____ Data provided
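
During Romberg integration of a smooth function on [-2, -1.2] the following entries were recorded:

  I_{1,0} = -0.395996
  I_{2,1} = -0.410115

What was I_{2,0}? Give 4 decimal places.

-0.4066

From I_{2,1} = (4·I_{2,0} − I_{1,0})/3, solve for I_{2,0}:
4·I_{2,0} = 3·(-0.410115) + (-0.395996) = -1.626341
I_{2,0} = -0.406585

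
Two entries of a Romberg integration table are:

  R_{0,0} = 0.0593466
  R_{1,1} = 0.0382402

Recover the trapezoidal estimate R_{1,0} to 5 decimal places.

0.04352

From R_{1,1} = (4·R_{1,0} − R_{0,0})/3, solve for R_{1,0}:
4·R_{1,0} = 3·0.0382402 + 0.0593466 = 0.1740672
R_{1,0} = 0.0435168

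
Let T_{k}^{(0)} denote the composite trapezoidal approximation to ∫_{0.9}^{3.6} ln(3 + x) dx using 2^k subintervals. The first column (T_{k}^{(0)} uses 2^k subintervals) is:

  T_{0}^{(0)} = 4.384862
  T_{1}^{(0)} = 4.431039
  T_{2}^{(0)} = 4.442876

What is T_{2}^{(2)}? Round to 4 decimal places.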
________
Transcribe every record above exactly as it appears.

#### Output for this task
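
During Romberg integration of a smooth function on [-2, -1.2] the following entries were recorded:

  I_{1,0} = -0.395996
  I_{2,1} = -0.410115

What was I_{2,0}? Give 4 decimal places.

-0.4066

From I_{2,1} = (4·I_{2,0} − I_{1,0})/3, solve for I_{2,0}:
4·I_{2,0} = 3·(-0.410115) + (-0.395996) = -1.626341
I_{2,0} = -0.406585

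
Two entries of a Romberg integration table are:

  R_{0,0} = 0.0593466
  R_{1,1} = 0.0382402

Recover the trapezoidal estimate R_{1,0} to 5 decimal places.

0.04352

From R_{1,1} = (4·R_{1,0} − R_{0,0})/3, solve for R_{1,0}:
4·R_{1,0} = 3·0.0382402 + 0.0593466 = 0.1740672
R_{1,0} = 0.0435168

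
Let T_{k}^{(0)} denote the composite trapezoidal approximation to ∫_{0.9}^{3.6} ln(3 + x) dx using 2^k subintervals. The first column (T_{k}^{(0)} uses 2^k subintervals) is:

  T_{0}^{(0)} = 4.384862
  T_{1}^{(0)} = 4.431039
  T_{2}^{(0)} = 4.442876

What is T_{2}^{(2)}? Round to 4 decimal places.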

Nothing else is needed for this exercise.